_Instructions to follow_: Within the entries below, the lines from the one with "m7 = D NAND m3" through the one with "Let A=1, B=1, C=0, D=1, E=1." are to be set down exactly, both ends kept.

(Extracted data entries)
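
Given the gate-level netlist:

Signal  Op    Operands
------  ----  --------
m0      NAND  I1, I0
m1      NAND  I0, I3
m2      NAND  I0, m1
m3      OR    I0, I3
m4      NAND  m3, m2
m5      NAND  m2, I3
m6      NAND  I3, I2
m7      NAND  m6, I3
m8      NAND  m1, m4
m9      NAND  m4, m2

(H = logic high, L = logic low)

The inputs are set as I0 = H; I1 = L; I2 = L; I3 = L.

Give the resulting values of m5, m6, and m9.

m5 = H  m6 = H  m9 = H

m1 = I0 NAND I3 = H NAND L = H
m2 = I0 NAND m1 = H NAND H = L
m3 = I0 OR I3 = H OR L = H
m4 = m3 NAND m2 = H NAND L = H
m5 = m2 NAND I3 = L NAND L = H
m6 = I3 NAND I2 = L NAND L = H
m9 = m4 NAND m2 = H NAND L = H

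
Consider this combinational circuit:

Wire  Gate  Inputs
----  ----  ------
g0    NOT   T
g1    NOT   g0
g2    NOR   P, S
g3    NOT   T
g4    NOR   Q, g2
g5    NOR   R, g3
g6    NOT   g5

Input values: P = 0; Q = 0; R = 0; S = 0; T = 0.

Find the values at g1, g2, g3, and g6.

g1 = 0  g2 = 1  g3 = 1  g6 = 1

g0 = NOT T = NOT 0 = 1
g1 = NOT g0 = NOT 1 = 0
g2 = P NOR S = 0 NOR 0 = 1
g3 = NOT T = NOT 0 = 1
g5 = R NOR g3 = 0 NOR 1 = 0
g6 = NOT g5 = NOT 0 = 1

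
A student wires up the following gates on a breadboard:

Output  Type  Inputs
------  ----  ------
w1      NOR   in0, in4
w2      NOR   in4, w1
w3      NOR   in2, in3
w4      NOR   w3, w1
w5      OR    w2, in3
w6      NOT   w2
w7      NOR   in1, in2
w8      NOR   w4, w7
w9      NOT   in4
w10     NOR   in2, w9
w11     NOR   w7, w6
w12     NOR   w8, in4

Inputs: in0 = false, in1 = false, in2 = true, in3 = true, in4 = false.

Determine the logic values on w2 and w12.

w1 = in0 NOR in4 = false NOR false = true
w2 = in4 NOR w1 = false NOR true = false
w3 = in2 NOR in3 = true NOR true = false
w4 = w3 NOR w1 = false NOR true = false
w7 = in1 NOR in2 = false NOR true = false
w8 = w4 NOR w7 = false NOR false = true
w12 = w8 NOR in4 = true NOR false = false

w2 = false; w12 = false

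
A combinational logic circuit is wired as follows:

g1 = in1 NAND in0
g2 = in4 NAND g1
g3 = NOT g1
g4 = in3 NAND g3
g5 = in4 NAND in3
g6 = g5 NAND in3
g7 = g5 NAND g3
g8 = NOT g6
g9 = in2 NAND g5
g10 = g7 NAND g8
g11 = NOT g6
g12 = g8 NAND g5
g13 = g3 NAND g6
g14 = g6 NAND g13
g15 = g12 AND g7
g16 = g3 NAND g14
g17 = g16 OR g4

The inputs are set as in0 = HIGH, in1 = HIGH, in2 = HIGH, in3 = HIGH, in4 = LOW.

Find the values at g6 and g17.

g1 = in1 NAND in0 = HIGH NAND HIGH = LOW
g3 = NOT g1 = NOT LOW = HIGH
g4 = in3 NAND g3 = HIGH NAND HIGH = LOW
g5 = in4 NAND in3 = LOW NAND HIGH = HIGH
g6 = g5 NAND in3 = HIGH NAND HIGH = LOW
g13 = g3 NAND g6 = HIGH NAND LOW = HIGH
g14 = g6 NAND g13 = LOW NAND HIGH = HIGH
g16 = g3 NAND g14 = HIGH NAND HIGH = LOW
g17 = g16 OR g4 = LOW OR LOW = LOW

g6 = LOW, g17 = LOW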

---

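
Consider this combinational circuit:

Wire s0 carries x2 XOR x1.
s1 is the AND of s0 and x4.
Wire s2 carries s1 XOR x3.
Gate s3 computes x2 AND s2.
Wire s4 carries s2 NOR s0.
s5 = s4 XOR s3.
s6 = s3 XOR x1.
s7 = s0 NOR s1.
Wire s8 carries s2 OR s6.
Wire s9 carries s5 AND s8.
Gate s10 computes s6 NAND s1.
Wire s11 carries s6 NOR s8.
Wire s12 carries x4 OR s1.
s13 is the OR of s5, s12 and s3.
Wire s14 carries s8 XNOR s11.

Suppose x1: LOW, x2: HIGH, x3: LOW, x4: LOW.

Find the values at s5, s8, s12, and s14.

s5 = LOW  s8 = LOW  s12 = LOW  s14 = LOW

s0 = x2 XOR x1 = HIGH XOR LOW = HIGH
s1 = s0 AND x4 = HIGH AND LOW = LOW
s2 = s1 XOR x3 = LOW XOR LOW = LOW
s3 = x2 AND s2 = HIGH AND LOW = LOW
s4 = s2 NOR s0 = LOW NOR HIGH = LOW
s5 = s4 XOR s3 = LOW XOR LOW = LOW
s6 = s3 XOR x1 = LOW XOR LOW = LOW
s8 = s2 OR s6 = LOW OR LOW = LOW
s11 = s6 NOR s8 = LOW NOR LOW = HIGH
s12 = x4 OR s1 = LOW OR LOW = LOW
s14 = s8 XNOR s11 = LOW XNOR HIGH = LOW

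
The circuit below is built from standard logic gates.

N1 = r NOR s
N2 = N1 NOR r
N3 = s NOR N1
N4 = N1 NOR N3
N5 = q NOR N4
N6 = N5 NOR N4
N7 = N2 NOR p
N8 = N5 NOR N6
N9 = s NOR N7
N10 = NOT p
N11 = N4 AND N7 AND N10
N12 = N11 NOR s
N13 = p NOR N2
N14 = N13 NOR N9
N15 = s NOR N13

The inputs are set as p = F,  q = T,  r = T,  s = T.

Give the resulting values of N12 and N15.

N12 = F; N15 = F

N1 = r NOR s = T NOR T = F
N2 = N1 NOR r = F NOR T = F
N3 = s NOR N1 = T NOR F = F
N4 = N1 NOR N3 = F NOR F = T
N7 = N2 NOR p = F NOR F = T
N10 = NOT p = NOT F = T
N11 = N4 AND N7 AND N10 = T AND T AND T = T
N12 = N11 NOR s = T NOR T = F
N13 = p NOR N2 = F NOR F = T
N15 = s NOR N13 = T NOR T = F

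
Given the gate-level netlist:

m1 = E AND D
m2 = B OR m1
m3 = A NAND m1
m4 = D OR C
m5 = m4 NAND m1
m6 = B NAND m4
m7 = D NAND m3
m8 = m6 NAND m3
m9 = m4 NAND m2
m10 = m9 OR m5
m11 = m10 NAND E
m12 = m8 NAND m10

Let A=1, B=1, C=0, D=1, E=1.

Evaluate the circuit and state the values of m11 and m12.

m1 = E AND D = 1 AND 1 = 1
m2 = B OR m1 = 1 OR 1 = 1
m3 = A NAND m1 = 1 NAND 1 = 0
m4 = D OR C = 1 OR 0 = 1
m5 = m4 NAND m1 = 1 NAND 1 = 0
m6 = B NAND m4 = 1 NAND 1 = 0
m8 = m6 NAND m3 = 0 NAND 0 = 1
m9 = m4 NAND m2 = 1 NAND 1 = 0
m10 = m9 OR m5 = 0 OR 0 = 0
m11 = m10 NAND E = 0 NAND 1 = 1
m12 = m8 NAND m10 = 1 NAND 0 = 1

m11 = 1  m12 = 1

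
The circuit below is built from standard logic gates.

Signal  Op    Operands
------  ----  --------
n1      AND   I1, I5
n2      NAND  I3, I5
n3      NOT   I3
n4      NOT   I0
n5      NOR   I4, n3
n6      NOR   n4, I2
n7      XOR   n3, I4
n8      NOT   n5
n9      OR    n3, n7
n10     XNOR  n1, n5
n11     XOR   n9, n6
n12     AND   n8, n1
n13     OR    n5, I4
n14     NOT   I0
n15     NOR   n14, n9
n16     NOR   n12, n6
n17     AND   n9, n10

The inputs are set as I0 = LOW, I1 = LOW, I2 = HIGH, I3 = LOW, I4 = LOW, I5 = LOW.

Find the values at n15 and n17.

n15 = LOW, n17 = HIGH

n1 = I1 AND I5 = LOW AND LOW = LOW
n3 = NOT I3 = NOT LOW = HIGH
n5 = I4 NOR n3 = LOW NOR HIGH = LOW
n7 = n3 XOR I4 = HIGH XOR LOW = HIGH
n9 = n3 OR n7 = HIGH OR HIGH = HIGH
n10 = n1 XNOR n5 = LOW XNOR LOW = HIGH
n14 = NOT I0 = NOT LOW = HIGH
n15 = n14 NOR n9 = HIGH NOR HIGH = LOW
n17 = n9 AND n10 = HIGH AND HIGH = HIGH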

==

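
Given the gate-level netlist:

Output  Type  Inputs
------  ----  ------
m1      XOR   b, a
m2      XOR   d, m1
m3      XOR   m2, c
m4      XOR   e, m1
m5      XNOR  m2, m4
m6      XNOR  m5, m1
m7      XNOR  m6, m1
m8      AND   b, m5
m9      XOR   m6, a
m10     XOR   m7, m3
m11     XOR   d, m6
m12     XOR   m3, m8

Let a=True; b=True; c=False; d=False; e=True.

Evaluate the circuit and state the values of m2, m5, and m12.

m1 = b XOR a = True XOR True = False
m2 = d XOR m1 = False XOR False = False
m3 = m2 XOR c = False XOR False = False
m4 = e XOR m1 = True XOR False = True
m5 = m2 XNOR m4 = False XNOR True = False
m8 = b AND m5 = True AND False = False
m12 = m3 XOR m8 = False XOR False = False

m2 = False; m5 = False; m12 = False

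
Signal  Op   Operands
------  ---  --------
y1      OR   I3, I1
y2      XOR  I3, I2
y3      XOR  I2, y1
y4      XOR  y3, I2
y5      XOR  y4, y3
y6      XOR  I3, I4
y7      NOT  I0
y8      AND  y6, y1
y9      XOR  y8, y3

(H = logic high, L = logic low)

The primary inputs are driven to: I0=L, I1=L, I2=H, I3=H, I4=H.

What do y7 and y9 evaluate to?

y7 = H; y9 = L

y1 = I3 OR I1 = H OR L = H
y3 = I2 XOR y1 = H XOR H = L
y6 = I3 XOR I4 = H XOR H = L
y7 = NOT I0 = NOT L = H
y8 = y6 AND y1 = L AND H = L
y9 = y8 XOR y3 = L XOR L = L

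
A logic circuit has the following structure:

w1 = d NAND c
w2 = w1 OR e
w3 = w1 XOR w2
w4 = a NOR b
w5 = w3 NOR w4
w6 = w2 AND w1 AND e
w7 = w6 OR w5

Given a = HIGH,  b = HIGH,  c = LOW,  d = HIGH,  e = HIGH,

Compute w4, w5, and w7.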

_Output for this exercise_:
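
m7 = D NAND m3
m8 = m6 NAND m3
m9 = m4 NAND m2
m10 = m9 OR m5
m11 = m10 NAND E
m12 = m8 NAND m10

Let A=1, B=1, C=0, D=1, E=1.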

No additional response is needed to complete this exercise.